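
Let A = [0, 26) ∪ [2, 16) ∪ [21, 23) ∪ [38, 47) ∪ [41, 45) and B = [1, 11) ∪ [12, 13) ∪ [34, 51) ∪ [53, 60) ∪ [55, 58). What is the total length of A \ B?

Merge the first list: [0, 26), [38, 47).
Merge the second list: [1, 11), [12, 13), [34, 51), [53, 60).
A \ B = [0, 1), [11, 12), [13, 26).
Total: 1 + 1 + 13 = 15.

15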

************

DIRECTIONS - Extract all the material, leaving every line as it is.

REPLY -
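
Let A = [0, 26) ∪ [2, 16) ∪ [21, 23) ∪ [38, 47) ∪ [41, 45) and B = [1, 11) ∪ [12, 13) ∪ [34, 51) ∪ [53, 60) ∪ [55, 58). What is the total length of A \ B?

Merge the first list: [0, 26), [38, 47).
Merge the second list: [1, 11), [12, 13), [34, 51), [53, 60).
A \ B = [0, 1), [11, 12), [13, 26).
Total: 1 + 1 + 13 = 15.

15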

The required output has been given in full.